┌──

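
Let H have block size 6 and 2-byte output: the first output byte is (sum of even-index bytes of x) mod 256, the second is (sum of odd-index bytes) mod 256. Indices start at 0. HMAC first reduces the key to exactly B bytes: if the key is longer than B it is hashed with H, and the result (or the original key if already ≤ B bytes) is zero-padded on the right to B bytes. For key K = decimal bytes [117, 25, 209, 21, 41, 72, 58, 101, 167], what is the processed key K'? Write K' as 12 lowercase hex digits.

50db00000000

|K| = 9 > B = 6, so first hash the key.
H(K): even-index sum = 592 mod 256 = 80; odd-index sum = 219 mod 256 = 219 → 50 db.
Zero-pad H(K) = 50 db to 6 bytes: K' = 50 db 00 00 00 00.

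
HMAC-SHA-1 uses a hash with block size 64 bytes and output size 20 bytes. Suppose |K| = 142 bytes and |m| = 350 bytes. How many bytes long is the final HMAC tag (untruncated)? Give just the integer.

20

The tag is one SHA-1 digest: 20 bytes.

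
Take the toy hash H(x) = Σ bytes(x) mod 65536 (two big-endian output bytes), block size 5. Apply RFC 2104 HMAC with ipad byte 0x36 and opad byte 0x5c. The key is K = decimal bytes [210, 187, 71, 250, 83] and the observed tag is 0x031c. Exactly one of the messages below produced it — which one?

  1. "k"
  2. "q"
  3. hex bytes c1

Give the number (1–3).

3

Key decimal bytes [210, 187, 71, 250, 83] = d2 bb 47 fa 53 is exactly B = 5 bytes: K' = d2 bb 47 fa 53.
K' ⊕ ipad = e4 8d 71 cc 65; K' ⊕ opad = 8e e7 1b a6 0f.
m1: inner = H(e4 8d 71 cc 65 6b) = 03 7e; tag = H(8e e7 1b a6 0f 03 7e) = 02c6
m2: inner = H(e4 8d 71 cc 65 71) = 03 84; tag = H(8e e7 1b a6 0f 03 84) = 02cc
m3: inner = H(e4 8d 71 cc 65 c1) = 03 d4; tag = H(8e e7 1b a6 0f 03 d4) = 031c ← matches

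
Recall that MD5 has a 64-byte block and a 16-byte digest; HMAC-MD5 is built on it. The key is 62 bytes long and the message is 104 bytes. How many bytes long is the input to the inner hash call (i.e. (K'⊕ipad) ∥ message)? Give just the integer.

168

Key is 62 ≤ 64 bytes, zero-padded: |K'| = 64.
Inner input = (K'⊕ipad) ∥ m → 64 + 104 = 168 bytes.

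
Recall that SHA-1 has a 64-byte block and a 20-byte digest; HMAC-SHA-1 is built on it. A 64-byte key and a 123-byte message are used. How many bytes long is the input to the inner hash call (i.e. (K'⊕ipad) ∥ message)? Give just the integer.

Key is 64 ≤ 64 bytes, zero-padded: |K'| = 64.
Inner input = (K'⊕ipad) ∥ m → 64 + 123 = 187 bytes.

187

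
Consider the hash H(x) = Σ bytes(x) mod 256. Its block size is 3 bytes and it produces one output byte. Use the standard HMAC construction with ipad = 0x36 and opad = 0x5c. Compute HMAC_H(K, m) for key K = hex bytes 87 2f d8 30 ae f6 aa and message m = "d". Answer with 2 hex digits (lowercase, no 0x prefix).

12

Key hex bytes 87 2f d8 30 ae f6 aa is 7 bytes > B = 3, so hash it first: H(key) = 0c, then zero-pad to 3 bytes: K' = 0c 00 00.
K' ⊕ ipad = 3a 36 36.  K' ⊕ opad = 50 5c 5c.
Inner input = (K'⊕ipad) ∥ m = 3a 36 36 ∥ 64.
Inner hash: sum = 58+54+54+100 = 266; mod 256 = 10 → 0a.
Outer input = (K'⊕opad) ∥ inner = 50 5c 5c ∥ 0a.
Outer hash (tag): sum = 80+92+92+10 = 274; mod 256 = 18 → 12.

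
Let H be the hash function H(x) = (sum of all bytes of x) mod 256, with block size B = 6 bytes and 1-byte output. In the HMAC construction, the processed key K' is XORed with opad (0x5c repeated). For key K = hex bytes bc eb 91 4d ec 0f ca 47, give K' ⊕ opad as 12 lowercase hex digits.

cd5c5c5c5c5c

Key hex bytes bc eb 91 4d ec 0f ca 47 is 8 bytes > B = 6, so hash it first: H(key) = 91, then zero-pad to 6 bytes: K' = 91 00 00 00 00 00.
XOR each byte with 0x5c: 91⊕5c=cd, 00⊕5c=5c, 00⊕5c=5c, 00⊕5c=5c, 00⊕5c=5c, 00⊕5c=5c.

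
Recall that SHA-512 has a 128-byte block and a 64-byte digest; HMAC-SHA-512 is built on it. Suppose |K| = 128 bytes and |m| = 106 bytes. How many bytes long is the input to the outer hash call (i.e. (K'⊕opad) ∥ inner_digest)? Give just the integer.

192

Key is 128 ≤ 128 bytes, zero-padded: |K'| = 128.
Outer input = (K'⊕opad) ∥ H(inner) → 128 + 64 = 192 bytes.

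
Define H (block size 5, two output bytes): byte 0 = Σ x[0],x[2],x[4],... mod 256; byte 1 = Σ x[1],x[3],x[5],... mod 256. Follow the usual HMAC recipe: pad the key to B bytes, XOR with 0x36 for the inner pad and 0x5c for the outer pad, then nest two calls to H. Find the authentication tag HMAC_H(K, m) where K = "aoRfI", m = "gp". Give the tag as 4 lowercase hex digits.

7017

Key "aoRfI" = 61 6f 52 66 49 is exactly B = 5 bytes: K' = 61 6f 52 66 49.
K' ⊕ ipad = 57 59 64 50 7f.  K' ⊕ opad = 3d 33 0e 3a 15.
Inner input = (K'⊕ipad) ∥ m = 57 59 64 50 7f ∥ 67 70.
Inner hash: even-index sum = 426 mod 256 = 170; odd-index sum = 272 mod 256 = 16 → aa 10.
Outer input = (K'⊕opad) ∥ inner = 3d 33 0e 3a 15 ∥ aa 10.
Outer hash (tag): even-index sum = 112 mod 256 = 112; odd-index sum = 279 mod 256 = 23 → 70 17.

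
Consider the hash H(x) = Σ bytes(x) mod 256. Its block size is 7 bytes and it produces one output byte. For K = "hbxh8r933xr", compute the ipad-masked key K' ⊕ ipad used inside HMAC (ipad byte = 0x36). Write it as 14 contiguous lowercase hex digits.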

└──

## Exercise requirements
The full set of entries, copied exactly, is the expected answer.

## Written response
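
Let H have block size 6 and 2-byte output: the first output byte is (sum of even-index bytes of x) mod 256, the second is (sum of odd-index bytes) mod 256. Indices start at 0. HMAC first reduces the key to exactly B bytes: if the key is longer than B it is hashed with H, and the result (or the original key if already ≤ B bytes) is zero-padded on the right to B bytes. For key K = decimal bytes [117, 25, 209, 21, 41, 72, 58, 101, 167], what is the processed key K'? Write K' as 12 lowercase hex digits.

50db00000000

|K| = 9 > B = 6, so first hash the key.
H(K): even-index sum = 592 mod 256 = 80; odd-index sum = 219 mod 256 = 219 → 50 db.
Zero-pad H(K) = 50 db to 6 bytes: K' = 50 db 00 00 00 00.

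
HMAC-SHA-1 uses a hash with block size 64 bytes and output size 20 bytes. Suppose |K| = 142 bytes and |m| = 350 bytes. How many bytes long is the final HMAC tag (untruncated)? Give just the integer.

20

The tag is one SHA-1 digest: 20 bytes.

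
Take the toy hash H(x) = Σ bytes(x) mod 65536 (two big-endian output bytes), block size 5. Apply RFC 2104 HMAC with ipad byte 0x36 and opad byte 0x5c. The key is K = decimal bytes [210, 187, 71, 250, 83] and the observed tag is 0x031c. Exactly one of the messages below produced it — which one?

  1. "k"
  2. "q"
  3. hex bytes c1

Give the number (1–3).

3

Key decimal bytes [210, 187, 71, 250, 83] = d2 bb 47 fa 53 is exactly B = 5 bytes: K' = d2 bb 47 fa 53.
K' ⊕ ipad = e4 8d 71 cc 65; K' ⊕ opad = 8e e7 1b a6 0f.
m1: inner = H(e4 8d 71 cc 65 6b) = 03 7e; tag = H(8e e7 1b a6 0f 03 7e) = 02c6
m2: inner = H(e4 8d 71 cc 65 71) = 03 84; tag = H(8e e7 1b a6 0f 03 84) = 02cc
m3: inner = H(e4 8d 71 cc 65 c1) = 03 d4; tag = H(8e e7 1b a6 0f 03 d4) = 031c ← matches

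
Recall that MD5 has a 64-byte block and a 16-byte digest; HMAC-MD5 is built on it. The key is 62 bytes long and the message is 104 bytes. How many bytes long is the input to the inner hash call (i.e. (K'⊕ipad) ∥ message)? Give just the integer.

168

Key is 62 ≤ 64 bytes, zero-padded: |K'| = 64.
Inner input = (K'⊕ipad) ∥ m → 64 + 104 = 168 bytes.

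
Recall that SHA-1 has a 64-byte block and a 20-byte digest; HMAC-SHA-1 is built on it. A 64-byte key and a 123-byte message are used. How many bytes long is the input to the inner hash call (i.e. (K'⊕ipad) ∥ message)? Give just the integer.

Key is 64 ≤ 64 bytes, zero-padded: |K'| = 64.
Inner input = (K'⊕ipad) ∥ m → 64 + 123 = 187 bytes.

187

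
Consider the hash H(x) = Σ bytes(x) mod 256. Its block size is 3 bytes and it produces one output byte. Use the standard HMAC construction with ipad = 0x36 and opad = 0x5c. Compute HMAC_H(K, m) for key K = hex bytes 87 2f d8 30 ae f6 aa and message m = "d". Answer with 2 hex digits (lowercase, no 0x prefix).

12

Key hex bytes 87 2f d8 30 ae f6 aa is 7 bytes > B = 3, so hash it first: H(key) = 0c, then zero-pad to 3 bytes: K' = 0c 00 00.
K' ⊕ ipad = 3a 36 36.  K' ⊕ opad = 50 5c 5c.
Inner input = (K'⊕ipad) ∥ m = 3a 36 36 ∥ 64.
Inner hash: sum = 58+54+54+100 = 266; mod 256 = 10 → 0a.
Outer input = (K'⊕opad) ∥ inner = 50 5c 5c ∥ 0a.
Outer hash (tag): sum = 80+92+92+10 = 274; mod 256 = 18 → 12.

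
Let H be the hash function H(x) = (sum of all bytes of x) mod 256, with block size B = 6 bytes and 1-byte output. In the HMAC construction, the processed key K' is XORed with opad (0x5c repeated). For key K = hex bytes bc eb 91 4d ec 0f ca 47, give K' ⊕ opad as 12 lowercase hex digits.

cd5c5c5c5c5c

Key hex bytes bc eb 91 4d ec 0f ca 47 is 8 bytes > B = 6, so hash it first: H(key) = 91, then zero-pad to 6 bytes: K' = 91 00 00 00 00 00.
XOR each byte with 0x5c: 91⊕5c=cd, 00⊕5c=5c, 00⊕5c=5c, 00⊕5c=5c, 00⊕5c=5c, 00⊕5c=5c.

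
Recall that SHA-512 has a 128-byte block and a 64-byte digest; HMAC-SHA-512 is built on it. Suppose |K| = 128 bytes and |m| = 106 bytes. How many bytes long is the input to the outer hash call (i.e. (K'⊕opad) ∥ inner_digest)? Give just the integer.

192

Key is 128 ≤ 128 bytes, zero-padded: |K'| = 128.
Outer input = (K'⊕opad) ∥ H(inner) → 128 + 64 = 192 bytes.

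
Define H (block size 5, two output bytes): byte 0 = Σ x[0],x[2],x[4],... mod 256; byte 1 = Σ x[1],x[3],x[5],... mod 256. Follow the usual HMAC recipe: pad the key to B bytes, XOR with 0x36 for the inner pad and 0x5c for the outer pad, then nest two calls to H. Find the authentication tag HMAC_H(K, m) where K = "aoRfI", m = "gp". Give the tag as 4 lowercase hex digits.

7017

Key "aoRfI" = 61 6f 52 66 49 is exactly B = 5 bytes: K' = 61 6f 52 66 49.
K' ⊕ ipad = 57 59 64 50 7f.  K' ⊕ opad = 3d 33 0e 3a 15.
Inner input = (K'⊕ipad) ∥ m = 57 59 64 50 7f ∥ 67 70.
Inner hash: even-index sum = 426 mod 256 = 170; odd-index sum = 272 mod 256 = 16 → aa 10.
Outer input = (K'⊕opad) ∥ inner = 3d 33 0e 3a 15 ∥ aa 10.
Outer hash (tag): even-index sum = 112 mod 256 = 112; odd-index sum = 279 mod 256 = 23 → 70 17.

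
Consider the hash H(x) = Σ bytes(x) mod 256. Its block size is 7 bytes and it produces one output byte. For K = "hbxh8r933xr", compute the ipad-masked key K' ⊕ ipad used inside HMAC (ipad byte = 0x36). Write it as 14 contiguous lowercase hex digits.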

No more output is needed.